──────── EXERCISE INPUTS ────────
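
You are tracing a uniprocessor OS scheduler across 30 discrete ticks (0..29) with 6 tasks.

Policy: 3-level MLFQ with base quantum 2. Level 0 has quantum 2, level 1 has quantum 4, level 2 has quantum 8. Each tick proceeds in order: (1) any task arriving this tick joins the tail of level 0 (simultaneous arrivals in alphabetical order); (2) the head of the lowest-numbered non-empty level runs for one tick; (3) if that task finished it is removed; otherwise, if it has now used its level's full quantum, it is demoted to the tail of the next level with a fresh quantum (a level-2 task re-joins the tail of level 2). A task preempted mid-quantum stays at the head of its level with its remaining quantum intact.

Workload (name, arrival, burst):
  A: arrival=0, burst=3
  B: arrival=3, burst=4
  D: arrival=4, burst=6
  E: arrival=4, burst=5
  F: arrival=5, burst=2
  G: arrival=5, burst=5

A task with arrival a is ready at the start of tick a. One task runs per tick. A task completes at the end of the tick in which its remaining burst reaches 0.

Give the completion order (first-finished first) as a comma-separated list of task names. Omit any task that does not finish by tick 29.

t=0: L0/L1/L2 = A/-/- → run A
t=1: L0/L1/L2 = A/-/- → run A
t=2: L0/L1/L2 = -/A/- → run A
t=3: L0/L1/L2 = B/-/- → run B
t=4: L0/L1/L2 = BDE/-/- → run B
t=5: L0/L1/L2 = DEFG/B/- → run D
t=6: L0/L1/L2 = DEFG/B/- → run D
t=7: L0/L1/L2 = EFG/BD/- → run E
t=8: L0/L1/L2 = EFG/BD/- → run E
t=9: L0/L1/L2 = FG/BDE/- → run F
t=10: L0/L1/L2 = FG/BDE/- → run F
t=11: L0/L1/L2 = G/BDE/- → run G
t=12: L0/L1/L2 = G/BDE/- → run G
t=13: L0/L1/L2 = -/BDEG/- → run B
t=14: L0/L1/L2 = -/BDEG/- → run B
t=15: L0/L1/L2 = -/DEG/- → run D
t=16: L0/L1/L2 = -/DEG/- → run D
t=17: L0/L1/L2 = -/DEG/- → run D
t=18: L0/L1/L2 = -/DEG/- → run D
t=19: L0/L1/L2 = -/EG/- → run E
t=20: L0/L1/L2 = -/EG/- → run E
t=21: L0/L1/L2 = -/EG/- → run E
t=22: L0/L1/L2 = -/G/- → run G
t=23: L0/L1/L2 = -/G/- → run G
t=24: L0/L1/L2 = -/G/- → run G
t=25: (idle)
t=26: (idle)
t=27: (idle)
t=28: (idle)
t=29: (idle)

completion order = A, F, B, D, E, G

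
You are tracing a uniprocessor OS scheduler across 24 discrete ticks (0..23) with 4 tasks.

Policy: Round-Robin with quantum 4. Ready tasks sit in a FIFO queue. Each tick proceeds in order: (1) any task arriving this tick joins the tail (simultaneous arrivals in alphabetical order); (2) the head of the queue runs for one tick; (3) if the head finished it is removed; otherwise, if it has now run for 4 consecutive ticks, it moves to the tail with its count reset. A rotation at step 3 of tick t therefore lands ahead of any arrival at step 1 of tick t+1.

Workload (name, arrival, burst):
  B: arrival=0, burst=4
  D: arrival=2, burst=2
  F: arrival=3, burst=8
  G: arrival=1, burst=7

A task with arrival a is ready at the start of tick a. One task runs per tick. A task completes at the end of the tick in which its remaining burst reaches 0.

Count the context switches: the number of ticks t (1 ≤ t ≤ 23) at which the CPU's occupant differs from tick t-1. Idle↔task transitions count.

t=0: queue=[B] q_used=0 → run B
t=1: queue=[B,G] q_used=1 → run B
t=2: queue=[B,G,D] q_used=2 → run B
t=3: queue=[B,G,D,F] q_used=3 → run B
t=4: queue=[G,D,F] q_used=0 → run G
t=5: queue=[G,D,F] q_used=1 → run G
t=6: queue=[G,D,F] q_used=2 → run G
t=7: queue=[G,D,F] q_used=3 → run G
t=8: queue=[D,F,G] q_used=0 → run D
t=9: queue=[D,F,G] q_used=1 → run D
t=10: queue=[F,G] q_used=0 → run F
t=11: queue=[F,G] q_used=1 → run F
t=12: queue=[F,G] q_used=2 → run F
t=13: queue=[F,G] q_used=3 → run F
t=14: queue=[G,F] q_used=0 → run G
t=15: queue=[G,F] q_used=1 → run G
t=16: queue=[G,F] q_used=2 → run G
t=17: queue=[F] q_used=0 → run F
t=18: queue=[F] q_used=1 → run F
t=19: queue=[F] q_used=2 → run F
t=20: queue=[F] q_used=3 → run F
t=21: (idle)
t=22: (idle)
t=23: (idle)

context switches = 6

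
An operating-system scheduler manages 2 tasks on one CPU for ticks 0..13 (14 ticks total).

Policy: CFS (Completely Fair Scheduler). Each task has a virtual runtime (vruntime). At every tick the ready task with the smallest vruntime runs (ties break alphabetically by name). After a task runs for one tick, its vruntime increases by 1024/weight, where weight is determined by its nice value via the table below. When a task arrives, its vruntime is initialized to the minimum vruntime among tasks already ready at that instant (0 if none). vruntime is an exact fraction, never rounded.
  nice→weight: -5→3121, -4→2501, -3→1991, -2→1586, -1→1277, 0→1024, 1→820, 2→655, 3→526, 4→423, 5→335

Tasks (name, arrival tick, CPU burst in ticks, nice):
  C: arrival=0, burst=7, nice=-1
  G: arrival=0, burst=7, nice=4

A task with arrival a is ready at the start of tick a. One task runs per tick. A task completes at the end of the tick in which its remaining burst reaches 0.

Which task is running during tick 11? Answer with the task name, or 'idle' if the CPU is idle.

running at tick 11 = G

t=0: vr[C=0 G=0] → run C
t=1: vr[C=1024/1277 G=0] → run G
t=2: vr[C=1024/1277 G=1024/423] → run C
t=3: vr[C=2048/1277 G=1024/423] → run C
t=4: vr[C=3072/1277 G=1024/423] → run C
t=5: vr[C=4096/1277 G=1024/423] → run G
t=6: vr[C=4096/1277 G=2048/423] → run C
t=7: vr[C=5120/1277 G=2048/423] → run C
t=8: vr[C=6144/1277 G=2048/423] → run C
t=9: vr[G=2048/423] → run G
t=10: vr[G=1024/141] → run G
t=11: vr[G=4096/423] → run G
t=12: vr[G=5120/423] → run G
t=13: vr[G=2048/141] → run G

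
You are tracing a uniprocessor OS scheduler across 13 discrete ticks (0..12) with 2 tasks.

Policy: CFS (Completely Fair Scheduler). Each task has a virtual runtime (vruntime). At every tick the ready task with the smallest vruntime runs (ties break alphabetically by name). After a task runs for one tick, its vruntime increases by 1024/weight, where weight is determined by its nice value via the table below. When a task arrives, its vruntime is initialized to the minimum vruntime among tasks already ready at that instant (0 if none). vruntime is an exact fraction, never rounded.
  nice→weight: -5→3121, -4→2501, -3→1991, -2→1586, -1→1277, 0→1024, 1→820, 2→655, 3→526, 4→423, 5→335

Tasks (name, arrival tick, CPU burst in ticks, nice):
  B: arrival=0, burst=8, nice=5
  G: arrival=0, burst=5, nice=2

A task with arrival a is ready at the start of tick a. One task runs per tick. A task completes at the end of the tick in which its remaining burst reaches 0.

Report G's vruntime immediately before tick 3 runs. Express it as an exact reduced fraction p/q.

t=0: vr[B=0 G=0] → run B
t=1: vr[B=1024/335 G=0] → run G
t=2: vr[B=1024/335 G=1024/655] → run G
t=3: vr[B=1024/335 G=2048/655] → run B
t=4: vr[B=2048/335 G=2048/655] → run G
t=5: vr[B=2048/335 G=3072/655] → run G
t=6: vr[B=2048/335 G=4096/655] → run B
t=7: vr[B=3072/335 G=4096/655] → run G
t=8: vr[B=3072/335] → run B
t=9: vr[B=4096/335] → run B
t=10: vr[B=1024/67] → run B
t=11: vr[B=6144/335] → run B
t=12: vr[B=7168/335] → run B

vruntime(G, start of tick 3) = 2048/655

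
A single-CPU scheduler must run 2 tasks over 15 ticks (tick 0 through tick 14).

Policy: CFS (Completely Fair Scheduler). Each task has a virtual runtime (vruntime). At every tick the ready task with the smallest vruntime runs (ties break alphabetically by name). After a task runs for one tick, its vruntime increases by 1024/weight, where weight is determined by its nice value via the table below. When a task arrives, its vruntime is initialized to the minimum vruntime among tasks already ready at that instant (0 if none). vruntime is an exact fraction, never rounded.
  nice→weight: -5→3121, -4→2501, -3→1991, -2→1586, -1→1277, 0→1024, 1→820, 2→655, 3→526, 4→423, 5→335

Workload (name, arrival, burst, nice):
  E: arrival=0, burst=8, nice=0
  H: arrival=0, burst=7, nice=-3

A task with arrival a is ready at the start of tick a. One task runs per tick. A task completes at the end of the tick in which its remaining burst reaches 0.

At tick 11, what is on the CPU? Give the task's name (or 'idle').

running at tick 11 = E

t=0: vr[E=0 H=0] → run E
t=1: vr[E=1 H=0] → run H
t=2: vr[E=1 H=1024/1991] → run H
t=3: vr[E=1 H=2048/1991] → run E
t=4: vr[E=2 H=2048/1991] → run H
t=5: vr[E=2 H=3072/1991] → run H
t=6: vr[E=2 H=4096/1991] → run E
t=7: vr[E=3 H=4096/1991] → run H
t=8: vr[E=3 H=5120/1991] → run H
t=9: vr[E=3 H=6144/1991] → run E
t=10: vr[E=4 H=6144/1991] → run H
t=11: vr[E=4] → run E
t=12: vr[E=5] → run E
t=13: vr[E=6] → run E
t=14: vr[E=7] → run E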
────────
▶ _WORK INSTRUCTION_:
Please give the number of lines in the listing above where "tracing" appears, and nothing else.

▶ _TASK SOLUTION_:
3